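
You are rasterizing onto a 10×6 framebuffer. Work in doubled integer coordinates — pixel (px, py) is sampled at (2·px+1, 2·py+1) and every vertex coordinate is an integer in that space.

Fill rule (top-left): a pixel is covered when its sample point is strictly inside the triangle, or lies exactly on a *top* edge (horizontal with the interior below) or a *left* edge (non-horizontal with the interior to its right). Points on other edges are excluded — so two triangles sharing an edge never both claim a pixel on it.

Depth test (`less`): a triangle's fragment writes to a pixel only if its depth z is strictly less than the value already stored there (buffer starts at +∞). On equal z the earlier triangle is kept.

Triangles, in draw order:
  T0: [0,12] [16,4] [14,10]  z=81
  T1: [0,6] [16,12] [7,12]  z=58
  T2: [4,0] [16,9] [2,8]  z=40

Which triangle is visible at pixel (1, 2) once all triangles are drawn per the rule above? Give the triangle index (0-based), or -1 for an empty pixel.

T0:
  2·area = 80
  edge (0, 12)→(16, 4): d=(16,-8) top-left  bias=+0
  edge (16, 4)→(14, 10): d=(-2,6) right/bottom  bias=-1
  edge (14, 10)→(0, 12): d=(-14,2) right/bottom  bias=-1
    (8,0)@(17, 1): e=[-40,0,120] → ·  [on edge]
    (7,2)@(15, 5): e=[8,4,68] → #
    (8,2)@(17, 5): e=[24,-8,64] → ·
    (5,3)@(11, 7): e=[8,24,48] → #
    (6,3)@(13, 7): e=[24,12,44] → #
    (7,3)@(15, 7): e=[40,0,40] → ·  [on edge]
    (3,4)@(7, 9): e=[8,44,28] → #
    (4,4)@(9, 9): e=[24,32,24] → #
    (7,4)@(15, 9): e=[72,-4,12] → ·
    (1,5)@(3, 11): e=[8,64,8] → #
    (2,5)@(5, 11): e=[24,52,4] → #
    (3,5)@(7, 11): e=[40,40,0] → ·  [on edge]
  covered (9 px):
    · · · · · · · · · ·
    · · · · · · · · · ·
    · · · · · · · # · ·
    · · · · · # # · · ·
    · · · # # # # · · ·
    · # # · · · · · · ·
T1:
  2·area = 54
  edge (0, 6)→(16, 12): d=(16,6) right/bottom  bias=-1
  edge (16, 12)→(7, 12): d=(-9,0) right/bottom  bias=-1
  edge (7, 12)→(0, 6): d=(-7,-6) top-left  bias=+0
    (2,4)@(5, 9): e=[18,27,9] → #
    (3,4)@(7, 9): e=[6,27,21] → #
    (4,4)@(9, 9): e=[-6,27,33] → ·
    (2,5)@(5, 11): e=[50,9,-5] → ·
    (3,5)@(7, 11): e=[38,9,7] → #
    (4,5)@(9, 11): e=[26,9,19] → #
    (5,5)@(11, 11): e=[14,9,31] → #
    (6,5)@(13, 11): e=[2,9,43] → #
    (7,5)@(15, 11): e=[-10,9,55] → ·
  covered (6 px):
    · · · · · · · · · ·
    · · · · · · · · · ·
    · · · · · · · · · ·
    · · · · · · · · · ·
    · · # # · · · · · ·
    · · · # # # # · · ·
T2:
  2·area = 114
  edge (4, 0)→(16, 9): d=(12,9) right/bottom  bias=-1
  edge (16, 9)→(2, 8): d=(-14,-1) top-left  bias=+0
  edge (2, 8)→(4, 0): d=(2,-8) top-left  bias=+0
    (2,0)@(5, 1): e=[3,101,10] → #
    (3,0)@(7, 1): e=[-15,103,26] → ·
    (2,1)@(5, 3): e=[27,73,14] → #
    (3,1)@(7, 3): e=[9,75,30] → #
    (4,1)@(9, 3): e=[-9,77,46] → ·
    (1,2)@(3, 5): e=[69,43,2] → #
    (4,2)@(9, 5): e=[15,49,50] → #
    (5,2)@(11, 5): e=[-3,51,66] → ·
    (1,3)@(3, 7): e=[93,15,6] → #
    (5,3)@(11, 7): e=[21,23,70] → #
    (6,3)@(13, 7): e=[3,25,86] → #
    (7,3)@(15, 7): e=[-15,27,102] → ·
  covered (13 px):
    · · # · · · · · · ·
    · · # # · · · · · ·
    · # # # # · · · · ·
    · # # # # # # · · ·
    · · · · · · · · · ·
    · · · · · · · · · ·

Z-buffer (winner per pixel, '.' = empty):
  . . 2 . . . . . . .
  . . 2 2 . . . . . .
  . 2 2 2 2 . . 0 . .
  . 2 2 2 2 2 2 . . .
  . . 1 1 0 0 0 . . .
  . 0 0 1 1 1 1 . . .

Answer: 2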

________

## TASK ITEM
Select and copy every line of the listing with the word "strictly".

## EXERCISE RESPONSE
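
Fill rule (top-left): a pixel is covered when its sample point is strictly inside the triangle, or lies exactly on a *top* edge (horizontal with the interior below) or a *left* edge (non-horizontal with the interior to its right). Points on other edges are excluded — so two triangles sharing an edge never both claim a pixel on it.
Depth test (`less`): a triangle's fragment writes to a pixel only if its depth z is strictly less than the value already stored there (buffer starts at +∞). On equal z the earlier triangle is kept.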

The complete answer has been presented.